== WORK TO BE COMPLETED ==
Copy out each line of the data that holds the word "root".

== SOURCE MATERIAL ==
--- START ---
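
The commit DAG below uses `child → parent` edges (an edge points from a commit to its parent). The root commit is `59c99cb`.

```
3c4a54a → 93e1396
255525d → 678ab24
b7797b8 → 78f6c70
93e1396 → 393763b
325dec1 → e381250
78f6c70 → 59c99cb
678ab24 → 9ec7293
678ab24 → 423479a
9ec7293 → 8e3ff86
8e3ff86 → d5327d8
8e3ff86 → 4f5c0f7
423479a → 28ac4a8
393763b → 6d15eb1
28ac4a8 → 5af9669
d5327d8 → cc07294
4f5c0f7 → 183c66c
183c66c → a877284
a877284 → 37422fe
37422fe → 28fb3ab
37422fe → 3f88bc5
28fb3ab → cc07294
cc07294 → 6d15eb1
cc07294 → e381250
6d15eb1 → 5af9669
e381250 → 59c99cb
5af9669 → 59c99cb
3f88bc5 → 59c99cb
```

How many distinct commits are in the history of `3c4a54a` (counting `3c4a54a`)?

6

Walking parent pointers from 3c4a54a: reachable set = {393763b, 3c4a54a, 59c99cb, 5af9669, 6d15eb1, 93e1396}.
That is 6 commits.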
--- END ---
--- START ---
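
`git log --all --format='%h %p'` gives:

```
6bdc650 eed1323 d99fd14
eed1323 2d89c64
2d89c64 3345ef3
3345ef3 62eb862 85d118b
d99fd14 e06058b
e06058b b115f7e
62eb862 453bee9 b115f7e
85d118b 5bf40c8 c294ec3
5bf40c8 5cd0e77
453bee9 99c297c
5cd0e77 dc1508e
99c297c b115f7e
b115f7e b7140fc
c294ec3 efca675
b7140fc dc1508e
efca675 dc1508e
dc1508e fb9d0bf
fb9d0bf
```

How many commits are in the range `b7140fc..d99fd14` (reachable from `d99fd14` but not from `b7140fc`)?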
--- END ---
--- START ---
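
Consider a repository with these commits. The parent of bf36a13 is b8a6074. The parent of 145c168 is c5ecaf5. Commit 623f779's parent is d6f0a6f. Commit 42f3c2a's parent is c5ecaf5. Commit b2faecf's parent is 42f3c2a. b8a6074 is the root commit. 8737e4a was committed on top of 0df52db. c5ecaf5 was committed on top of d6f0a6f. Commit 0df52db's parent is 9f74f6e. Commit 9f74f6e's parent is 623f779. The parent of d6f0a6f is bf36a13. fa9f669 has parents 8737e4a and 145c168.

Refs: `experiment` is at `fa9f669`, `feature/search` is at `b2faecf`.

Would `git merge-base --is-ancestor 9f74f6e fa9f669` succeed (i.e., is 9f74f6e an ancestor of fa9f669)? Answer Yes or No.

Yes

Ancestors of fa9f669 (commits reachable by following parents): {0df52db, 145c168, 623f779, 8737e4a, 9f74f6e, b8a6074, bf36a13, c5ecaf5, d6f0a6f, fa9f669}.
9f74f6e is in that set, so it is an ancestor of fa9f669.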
--- END ---
== ANSWER TO THIS PROBLEM ==
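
The commit DAG below uses `child → parent` edges (an edge points from a commit to its parent). The root commit is `59c99cb`.
Consider a repository with these commits. The parent of bf36a13 is b8a6074. The parent of 145c168 is c5ecaf5. Commit 623f779's parent is d6f0a6f. Commit 42f3c2a's parent is c5ecaf5. Commit b2faecf's parent is 42f3c2a. b8a6074 is the root commit. 8737e4a was committed on top of 0df52db. c5ecaf5 was committed on top of d6f0a6f. Commit 0df52db's parent is 9f74f6e. Commit 9f74f6e's parent is 623f779. The parent of d6f0a6f is bf36a13. fa9f669 has parents 8737e4a and 145c168.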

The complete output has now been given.